[Records shown — start]
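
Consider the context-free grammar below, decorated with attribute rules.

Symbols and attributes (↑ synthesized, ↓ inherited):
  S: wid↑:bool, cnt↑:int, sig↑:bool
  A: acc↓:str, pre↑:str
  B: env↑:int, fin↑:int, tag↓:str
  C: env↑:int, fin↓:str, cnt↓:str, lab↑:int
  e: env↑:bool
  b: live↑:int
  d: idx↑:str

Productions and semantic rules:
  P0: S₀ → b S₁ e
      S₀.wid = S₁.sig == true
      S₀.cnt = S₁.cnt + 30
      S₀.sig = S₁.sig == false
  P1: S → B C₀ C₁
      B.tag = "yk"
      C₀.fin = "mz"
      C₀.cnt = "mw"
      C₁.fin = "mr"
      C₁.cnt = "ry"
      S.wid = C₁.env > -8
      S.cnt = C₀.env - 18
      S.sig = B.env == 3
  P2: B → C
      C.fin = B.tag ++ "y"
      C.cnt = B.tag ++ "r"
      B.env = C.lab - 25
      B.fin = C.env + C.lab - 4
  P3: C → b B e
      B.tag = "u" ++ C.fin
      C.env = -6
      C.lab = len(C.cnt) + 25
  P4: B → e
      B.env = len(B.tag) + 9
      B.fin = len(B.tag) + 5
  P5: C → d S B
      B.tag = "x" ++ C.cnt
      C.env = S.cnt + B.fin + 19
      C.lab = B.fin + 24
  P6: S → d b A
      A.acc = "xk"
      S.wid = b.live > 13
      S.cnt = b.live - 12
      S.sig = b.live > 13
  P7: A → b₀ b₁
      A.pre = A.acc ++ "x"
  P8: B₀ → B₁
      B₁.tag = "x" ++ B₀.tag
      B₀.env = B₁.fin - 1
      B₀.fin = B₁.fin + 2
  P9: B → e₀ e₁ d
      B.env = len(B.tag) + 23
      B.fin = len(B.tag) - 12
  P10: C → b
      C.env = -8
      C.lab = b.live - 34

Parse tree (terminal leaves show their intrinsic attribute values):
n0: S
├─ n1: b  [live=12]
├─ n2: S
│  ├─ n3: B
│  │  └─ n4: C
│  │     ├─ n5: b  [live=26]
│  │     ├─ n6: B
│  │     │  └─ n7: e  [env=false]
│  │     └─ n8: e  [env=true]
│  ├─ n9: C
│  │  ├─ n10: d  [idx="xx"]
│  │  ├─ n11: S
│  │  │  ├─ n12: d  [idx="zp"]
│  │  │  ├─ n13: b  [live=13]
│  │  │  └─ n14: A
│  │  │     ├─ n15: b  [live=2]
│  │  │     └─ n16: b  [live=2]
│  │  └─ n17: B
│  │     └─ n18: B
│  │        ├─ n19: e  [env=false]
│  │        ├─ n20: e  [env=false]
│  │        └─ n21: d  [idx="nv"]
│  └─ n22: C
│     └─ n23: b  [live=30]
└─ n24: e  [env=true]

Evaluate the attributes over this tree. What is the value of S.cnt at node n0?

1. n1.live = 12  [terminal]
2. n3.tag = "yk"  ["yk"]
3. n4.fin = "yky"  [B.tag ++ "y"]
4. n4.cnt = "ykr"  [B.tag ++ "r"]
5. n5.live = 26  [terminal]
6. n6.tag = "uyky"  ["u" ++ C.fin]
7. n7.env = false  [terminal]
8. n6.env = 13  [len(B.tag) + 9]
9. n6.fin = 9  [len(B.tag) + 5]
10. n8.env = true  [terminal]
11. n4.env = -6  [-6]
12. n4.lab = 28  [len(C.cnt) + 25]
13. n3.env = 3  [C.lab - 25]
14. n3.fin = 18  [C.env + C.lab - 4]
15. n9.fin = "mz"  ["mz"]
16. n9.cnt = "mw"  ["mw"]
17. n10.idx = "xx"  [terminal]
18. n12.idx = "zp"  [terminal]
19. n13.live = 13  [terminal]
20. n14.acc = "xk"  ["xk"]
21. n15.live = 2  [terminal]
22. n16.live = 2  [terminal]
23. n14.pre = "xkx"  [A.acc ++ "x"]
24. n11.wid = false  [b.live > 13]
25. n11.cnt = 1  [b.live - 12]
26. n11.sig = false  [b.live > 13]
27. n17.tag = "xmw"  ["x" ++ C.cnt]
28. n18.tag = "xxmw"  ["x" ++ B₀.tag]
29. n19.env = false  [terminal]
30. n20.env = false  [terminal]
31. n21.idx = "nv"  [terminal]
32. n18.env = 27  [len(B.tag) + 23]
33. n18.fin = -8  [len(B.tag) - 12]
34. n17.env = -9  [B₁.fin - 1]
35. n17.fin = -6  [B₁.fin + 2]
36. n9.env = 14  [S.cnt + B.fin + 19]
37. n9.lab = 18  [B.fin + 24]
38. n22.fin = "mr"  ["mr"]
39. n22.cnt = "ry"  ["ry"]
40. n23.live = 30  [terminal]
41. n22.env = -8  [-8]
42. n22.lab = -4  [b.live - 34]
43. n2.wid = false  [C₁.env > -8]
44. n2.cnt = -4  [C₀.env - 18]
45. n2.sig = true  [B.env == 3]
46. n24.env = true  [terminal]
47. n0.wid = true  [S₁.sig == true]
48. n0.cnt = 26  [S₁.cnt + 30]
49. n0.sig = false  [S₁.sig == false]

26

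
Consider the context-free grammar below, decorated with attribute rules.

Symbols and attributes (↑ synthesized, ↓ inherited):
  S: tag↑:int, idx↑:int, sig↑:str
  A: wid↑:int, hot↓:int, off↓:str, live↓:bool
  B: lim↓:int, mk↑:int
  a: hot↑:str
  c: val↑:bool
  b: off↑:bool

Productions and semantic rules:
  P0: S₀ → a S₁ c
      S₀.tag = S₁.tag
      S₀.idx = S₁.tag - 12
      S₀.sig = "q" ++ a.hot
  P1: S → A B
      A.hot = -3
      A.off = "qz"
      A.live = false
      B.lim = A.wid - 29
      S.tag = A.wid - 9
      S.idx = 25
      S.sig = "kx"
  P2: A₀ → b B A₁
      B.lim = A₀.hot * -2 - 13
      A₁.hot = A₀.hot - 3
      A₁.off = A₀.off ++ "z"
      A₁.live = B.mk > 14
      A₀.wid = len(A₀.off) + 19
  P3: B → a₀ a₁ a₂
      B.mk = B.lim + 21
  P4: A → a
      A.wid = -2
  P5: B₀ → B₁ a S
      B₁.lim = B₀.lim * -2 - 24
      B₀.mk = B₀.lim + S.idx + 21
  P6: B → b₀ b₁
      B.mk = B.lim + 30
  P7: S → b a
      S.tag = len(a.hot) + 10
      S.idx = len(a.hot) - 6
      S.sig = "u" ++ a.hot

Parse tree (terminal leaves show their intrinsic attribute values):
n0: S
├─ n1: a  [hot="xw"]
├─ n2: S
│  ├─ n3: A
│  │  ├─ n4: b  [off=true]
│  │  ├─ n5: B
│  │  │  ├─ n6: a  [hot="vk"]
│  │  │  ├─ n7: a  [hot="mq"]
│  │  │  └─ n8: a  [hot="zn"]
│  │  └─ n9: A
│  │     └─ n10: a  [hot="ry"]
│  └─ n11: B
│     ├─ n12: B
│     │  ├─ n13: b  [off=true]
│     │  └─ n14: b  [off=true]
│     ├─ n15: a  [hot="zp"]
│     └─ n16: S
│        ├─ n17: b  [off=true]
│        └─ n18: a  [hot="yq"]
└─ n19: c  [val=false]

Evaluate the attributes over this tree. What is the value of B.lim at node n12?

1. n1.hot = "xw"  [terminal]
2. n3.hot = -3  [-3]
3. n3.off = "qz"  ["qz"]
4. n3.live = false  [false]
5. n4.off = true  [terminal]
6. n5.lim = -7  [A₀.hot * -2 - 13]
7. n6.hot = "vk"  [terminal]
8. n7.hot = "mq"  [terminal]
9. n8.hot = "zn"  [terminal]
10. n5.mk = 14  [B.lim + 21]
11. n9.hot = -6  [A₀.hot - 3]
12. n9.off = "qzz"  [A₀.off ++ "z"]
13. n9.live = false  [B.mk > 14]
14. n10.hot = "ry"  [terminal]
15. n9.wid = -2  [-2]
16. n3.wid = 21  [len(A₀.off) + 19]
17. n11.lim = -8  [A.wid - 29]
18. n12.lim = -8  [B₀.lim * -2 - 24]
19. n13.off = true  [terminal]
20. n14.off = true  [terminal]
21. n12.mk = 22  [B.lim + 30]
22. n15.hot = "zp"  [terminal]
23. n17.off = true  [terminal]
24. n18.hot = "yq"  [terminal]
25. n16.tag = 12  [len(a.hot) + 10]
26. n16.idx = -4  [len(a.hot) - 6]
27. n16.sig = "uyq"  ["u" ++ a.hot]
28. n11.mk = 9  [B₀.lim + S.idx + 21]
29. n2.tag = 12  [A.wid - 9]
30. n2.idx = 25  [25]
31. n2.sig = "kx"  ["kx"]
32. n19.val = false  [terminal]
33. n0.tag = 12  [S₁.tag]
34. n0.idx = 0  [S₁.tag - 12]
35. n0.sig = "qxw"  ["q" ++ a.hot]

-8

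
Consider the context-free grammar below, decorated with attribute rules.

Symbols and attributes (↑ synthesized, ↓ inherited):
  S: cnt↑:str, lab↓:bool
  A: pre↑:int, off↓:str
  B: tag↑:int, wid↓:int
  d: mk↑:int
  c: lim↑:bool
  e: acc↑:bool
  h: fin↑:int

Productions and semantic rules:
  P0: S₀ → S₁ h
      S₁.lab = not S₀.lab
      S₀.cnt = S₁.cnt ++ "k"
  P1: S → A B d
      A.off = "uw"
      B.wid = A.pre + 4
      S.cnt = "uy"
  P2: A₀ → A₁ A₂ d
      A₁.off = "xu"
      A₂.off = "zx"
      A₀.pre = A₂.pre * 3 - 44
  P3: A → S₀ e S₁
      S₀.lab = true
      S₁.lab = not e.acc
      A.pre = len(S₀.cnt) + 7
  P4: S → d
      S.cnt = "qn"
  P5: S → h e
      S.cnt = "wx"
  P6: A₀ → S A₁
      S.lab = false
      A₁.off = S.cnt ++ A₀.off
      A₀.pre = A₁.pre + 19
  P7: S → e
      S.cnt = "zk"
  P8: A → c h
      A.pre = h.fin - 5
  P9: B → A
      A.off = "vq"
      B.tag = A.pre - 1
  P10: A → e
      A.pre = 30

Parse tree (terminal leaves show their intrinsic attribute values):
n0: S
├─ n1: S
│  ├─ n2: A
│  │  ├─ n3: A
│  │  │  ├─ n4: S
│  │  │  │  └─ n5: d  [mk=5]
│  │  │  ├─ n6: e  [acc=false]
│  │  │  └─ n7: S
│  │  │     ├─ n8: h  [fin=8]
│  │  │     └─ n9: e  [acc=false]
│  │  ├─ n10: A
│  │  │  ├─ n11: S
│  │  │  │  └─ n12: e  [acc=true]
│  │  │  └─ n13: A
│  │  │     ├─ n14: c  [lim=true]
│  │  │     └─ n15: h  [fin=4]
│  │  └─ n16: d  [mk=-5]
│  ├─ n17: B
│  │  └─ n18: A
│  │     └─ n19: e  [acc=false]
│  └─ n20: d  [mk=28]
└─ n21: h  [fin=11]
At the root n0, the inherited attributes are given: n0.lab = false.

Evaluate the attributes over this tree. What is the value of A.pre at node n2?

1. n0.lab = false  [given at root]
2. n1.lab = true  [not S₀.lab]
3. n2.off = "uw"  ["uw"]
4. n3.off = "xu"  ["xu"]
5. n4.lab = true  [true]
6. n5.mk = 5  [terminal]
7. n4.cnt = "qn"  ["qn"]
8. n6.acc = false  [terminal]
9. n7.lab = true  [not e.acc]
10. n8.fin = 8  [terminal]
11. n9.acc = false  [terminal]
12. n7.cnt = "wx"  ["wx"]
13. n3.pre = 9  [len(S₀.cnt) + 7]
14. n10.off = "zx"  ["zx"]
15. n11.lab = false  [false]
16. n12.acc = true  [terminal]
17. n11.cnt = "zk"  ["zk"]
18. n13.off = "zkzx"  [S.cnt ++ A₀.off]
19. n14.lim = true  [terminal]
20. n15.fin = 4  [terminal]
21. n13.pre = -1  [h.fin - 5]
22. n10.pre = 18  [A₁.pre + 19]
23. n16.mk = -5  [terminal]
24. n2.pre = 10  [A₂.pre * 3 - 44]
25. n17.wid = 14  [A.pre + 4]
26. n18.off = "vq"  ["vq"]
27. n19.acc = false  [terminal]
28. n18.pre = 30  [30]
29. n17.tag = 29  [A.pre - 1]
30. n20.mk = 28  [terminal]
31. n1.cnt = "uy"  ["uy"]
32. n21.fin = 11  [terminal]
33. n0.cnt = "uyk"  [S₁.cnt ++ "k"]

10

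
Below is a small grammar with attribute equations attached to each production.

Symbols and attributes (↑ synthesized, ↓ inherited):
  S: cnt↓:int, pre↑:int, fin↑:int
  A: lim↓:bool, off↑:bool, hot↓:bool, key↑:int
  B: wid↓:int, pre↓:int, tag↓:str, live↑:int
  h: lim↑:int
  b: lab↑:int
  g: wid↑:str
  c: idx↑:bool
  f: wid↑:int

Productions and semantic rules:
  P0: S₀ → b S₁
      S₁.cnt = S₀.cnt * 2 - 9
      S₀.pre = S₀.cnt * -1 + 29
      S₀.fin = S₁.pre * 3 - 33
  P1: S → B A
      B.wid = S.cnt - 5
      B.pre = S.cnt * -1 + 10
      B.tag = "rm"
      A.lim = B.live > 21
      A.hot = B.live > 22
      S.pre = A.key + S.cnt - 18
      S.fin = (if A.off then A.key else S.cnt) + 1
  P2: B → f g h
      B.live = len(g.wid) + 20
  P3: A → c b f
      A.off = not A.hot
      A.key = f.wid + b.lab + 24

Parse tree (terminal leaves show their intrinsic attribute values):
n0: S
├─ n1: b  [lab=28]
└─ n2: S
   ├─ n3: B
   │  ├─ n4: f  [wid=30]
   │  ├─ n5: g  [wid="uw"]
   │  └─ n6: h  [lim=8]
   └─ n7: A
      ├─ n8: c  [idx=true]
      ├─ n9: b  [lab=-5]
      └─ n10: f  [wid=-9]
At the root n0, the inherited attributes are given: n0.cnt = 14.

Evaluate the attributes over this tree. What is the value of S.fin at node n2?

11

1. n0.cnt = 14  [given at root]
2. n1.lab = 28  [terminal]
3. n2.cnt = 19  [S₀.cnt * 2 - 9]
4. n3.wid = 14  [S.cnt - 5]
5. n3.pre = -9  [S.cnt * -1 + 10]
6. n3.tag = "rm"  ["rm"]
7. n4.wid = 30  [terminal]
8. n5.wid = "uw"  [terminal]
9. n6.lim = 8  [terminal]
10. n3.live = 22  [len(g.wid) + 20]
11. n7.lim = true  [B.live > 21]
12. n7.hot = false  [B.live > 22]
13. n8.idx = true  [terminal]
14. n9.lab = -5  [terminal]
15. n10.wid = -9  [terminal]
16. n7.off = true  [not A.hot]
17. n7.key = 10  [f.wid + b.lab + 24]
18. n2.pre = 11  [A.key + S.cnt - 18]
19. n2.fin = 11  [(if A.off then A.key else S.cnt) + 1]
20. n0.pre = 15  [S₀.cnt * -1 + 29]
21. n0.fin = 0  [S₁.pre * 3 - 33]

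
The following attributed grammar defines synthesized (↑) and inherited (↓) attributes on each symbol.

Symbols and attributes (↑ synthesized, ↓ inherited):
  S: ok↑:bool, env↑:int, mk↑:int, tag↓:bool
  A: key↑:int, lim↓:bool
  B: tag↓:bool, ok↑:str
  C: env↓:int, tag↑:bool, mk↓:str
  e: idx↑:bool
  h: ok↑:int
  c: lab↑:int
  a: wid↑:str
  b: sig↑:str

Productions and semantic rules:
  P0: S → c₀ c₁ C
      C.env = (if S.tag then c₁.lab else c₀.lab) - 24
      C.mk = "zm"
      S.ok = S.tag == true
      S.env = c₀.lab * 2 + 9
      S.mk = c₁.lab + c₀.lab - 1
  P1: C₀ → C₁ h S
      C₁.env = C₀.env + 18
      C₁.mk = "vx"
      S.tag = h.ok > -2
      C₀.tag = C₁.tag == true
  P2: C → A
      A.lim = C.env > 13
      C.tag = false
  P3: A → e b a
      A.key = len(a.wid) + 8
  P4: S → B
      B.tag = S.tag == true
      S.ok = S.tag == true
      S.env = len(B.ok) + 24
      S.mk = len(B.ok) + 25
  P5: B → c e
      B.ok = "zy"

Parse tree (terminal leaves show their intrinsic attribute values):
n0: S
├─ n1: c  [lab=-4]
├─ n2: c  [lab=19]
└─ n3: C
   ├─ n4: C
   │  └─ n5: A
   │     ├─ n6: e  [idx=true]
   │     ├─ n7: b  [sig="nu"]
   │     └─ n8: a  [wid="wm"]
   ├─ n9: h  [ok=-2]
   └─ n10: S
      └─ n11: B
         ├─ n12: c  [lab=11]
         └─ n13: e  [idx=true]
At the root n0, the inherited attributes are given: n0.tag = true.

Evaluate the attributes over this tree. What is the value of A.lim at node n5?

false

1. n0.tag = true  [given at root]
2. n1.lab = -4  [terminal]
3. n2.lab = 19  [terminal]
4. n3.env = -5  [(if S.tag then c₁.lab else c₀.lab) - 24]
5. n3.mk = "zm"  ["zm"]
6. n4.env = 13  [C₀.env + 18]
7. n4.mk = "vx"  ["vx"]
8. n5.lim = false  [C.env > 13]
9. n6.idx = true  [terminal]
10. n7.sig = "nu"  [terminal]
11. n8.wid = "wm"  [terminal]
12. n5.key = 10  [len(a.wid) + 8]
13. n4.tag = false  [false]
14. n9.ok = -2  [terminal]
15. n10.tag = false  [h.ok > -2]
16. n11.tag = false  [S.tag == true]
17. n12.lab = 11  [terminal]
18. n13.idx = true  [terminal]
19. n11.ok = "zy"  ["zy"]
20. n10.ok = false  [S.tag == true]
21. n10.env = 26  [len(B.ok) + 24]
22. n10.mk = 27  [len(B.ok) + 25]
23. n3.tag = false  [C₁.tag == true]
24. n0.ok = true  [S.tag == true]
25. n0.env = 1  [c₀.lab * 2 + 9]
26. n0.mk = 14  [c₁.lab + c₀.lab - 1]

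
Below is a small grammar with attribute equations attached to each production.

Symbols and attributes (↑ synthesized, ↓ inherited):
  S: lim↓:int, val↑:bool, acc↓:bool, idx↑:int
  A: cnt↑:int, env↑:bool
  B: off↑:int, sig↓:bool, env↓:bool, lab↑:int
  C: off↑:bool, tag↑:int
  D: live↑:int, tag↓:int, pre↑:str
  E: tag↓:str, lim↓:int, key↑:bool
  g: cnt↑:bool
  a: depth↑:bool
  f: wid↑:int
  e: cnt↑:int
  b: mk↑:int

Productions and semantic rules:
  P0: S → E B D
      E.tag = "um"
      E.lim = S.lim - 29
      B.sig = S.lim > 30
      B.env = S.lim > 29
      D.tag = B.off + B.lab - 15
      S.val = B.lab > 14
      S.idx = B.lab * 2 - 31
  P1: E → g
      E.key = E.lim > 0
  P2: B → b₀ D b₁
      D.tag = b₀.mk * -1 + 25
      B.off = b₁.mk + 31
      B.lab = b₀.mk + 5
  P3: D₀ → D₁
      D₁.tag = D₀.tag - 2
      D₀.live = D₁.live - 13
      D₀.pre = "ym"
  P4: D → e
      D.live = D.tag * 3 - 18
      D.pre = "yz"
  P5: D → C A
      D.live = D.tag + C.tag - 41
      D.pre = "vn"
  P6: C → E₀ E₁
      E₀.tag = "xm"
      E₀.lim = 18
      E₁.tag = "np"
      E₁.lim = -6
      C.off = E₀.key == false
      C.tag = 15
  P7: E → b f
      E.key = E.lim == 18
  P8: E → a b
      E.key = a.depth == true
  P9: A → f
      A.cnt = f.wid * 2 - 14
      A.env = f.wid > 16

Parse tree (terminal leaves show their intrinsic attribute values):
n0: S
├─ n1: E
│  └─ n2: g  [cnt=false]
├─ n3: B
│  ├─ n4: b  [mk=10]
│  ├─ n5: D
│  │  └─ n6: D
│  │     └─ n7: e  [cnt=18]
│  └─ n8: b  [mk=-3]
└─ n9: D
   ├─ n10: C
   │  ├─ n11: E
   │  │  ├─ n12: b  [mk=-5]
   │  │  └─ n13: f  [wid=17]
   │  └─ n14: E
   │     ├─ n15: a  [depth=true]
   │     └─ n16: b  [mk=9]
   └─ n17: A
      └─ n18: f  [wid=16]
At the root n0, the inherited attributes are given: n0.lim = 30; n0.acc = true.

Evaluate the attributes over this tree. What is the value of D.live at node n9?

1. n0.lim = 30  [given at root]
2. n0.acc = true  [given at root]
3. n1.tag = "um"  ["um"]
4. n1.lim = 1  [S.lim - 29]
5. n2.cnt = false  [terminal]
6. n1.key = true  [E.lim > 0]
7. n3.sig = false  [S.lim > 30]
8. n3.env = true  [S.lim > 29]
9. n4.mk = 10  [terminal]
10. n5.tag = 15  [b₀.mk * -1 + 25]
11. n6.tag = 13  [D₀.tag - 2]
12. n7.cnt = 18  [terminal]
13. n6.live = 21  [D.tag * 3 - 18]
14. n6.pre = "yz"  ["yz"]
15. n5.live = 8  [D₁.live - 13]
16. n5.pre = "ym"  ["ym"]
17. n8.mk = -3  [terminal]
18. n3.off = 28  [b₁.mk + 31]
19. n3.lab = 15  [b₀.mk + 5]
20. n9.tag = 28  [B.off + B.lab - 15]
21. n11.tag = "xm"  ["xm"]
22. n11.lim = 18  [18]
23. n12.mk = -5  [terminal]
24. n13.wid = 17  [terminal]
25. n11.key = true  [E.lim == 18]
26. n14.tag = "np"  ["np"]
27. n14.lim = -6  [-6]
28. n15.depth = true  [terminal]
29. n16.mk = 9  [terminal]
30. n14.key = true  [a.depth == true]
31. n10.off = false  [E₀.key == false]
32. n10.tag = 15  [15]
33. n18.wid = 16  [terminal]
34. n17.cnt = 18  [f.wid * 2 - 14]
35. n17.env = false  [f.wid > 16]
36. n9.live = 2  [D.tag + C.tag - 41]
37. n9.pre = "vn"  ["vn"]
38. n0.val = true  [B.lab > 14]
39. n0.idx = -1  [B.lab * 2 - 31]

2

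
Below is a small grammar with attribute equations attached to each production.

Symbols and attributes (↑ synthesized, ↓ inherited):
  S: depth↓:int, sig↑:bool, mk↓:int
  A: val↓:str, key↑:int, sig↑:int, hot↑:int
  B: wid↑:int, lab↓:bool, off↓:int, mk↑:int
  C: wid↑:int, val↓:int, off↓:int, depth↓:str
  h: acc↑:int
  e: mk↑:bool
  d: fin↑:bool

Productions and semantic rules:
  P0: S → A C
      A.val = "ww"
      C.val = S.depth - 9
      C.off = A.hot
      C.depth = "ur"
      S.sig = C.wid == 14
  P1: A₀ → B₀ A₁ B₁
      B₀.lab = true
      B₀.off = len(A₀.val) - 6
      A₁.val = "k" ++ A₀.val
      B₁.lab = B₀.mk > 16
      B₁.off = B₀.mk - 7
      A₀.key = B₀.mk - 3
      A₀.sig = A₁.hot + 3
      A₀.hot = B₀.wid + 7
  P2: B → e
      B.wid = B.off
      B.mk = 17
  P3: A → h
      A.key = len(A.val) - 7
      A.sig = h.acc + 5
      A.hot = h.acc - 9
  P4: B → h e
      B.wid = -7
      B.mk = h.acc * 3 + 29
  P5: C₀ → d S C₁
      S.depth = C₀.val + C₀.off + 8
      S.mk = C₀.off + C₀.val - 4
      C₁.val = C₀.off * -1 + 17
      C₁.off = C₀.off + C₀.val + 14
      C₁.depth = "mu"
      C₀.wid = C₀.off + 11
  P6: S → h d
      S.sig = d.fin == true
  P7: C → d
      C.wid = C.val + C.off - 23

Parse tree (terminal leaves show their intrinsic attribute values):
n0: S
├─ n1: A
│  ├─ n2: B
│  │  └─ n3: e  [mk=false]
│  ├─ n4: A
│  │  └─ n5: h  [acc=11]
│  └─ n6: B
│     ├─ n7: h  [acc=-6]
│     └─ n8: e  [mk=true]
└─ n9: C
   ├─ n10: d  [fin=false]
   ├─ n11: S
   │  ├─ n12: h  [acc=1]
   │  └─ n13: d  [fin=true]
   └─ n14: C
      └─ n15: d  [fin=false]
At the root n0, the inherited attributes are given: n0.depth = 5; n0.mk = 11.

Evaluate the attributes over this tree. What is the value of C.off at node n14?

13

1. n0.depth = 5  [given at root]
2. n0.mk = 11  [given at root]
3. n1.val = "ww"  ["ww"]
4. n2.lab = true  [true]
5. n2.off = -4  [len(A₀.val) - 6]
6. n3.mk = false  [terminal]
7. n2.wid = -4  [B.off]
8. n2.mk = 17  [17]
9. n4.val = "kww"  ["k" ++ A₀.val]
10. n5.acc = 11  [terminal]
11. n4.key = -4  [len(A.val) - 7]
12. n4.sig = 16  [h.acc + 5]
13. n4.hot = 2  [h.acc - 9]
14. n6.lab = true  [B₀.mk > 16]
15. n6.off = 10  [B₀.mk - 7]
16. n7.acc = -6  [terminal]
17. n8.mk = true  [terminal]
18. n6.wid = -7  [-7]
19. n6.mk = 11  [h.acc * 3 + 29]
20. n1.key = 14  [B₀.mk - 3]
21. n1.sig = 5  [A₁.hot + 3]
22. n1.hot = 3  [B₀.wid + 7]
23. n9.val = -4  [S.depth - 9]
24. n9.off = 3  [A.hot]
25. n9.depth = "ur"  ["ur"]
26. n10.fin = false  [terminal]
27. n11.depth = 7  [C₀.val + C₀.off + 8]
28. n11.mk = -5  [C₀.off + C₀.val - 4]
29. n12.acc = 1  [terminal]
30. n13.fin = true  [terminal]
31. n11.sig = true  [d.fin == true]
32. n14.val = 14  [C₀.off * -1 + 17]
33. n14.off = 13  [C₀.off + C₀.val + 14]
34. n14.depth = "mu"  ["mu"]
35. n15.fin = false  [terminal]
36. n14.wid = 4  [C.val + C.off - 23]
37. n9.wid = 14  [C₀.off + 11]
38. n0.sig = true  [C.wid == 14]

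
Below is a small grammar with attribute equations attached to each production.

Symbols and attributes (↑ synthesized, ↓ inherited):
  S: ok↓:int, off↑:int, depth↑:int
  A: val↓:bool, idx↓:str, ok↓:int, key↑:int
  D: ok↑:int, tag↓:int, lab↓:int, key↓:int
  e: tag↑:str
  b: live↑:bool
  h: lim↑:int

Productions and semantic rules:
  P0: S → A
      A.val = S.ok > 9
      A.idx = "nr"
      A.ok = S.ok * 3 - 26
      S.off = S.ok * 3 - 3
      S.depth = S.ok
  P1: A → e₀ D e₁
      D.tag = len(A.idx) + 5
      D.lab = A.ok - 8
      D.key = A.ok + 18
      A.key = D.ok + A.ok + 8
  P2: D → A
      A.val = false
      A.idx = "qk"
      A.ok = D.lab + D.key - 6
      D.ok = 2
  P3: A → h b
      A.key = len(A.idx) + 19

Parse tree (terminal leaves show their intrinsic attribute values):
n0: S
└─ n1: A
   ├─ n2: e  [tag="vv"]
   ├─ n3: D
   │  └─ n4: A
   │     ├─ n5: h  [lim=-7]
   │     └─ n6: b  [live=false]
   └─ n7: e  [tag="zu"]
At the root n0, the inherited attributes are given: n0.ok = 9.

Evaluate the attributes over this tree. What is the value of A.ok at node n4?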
[Records shown — finish]
• [Problem to work on]:
Please copy, exactly as written, every line in the listing above from the line with "A: key↑:int, lim↓:bool" up to and including the line with "C.env = (if".

• [Task solution]:
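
  A: key↑:int, lim↓:bool
  B: tag↓:bool, ok↑:str
  C: env↓:int, tag↑:bool, mk↓:str
  e: idx↑:bool
  h: ok↑:int
  c: lab↑:int
  a: wid↑:str
  b: sig↑:str

Productions and semantic rules:
  P0: S → c₀ c₁ C
      C.env = (if S.tag then c₁.lab else c₀.lab) - 24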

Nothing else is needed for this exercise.